**What you have to do:**
Set down exactly the lines of the records from the top to the line containing "- stage beta"; include both.

**Data in this exercise:**

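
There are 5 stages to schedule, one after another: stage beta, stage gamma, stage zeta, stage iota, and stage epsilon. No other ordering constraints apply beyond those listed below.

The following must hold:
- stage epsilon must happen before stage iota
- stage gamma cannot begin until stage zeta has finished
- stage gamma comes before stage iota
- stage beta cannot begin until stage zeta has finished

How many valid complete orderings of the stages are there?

The stages with no prerequisites are stage zeta, stage epsilon; any of them can be placed first.
Enumerating by repeatedly choosing an available stage (one whose prerequisites are all placed) gives 11 distinct complete orderings.

11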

**Exercise answer:**
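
There are 5 stages to schedule, one after another: stage beta, stage gamma, stage zeta, stage iota, and stage epsilon. No other ordering constraints apply beyond those listed below.

The following must hold:
- stage epsilon must happen before stage iota
- stage gamma cannot begin until stage zeta has finished
- stage gamma comes before stage iota
- stage beta cannot begin until stage zeta has finished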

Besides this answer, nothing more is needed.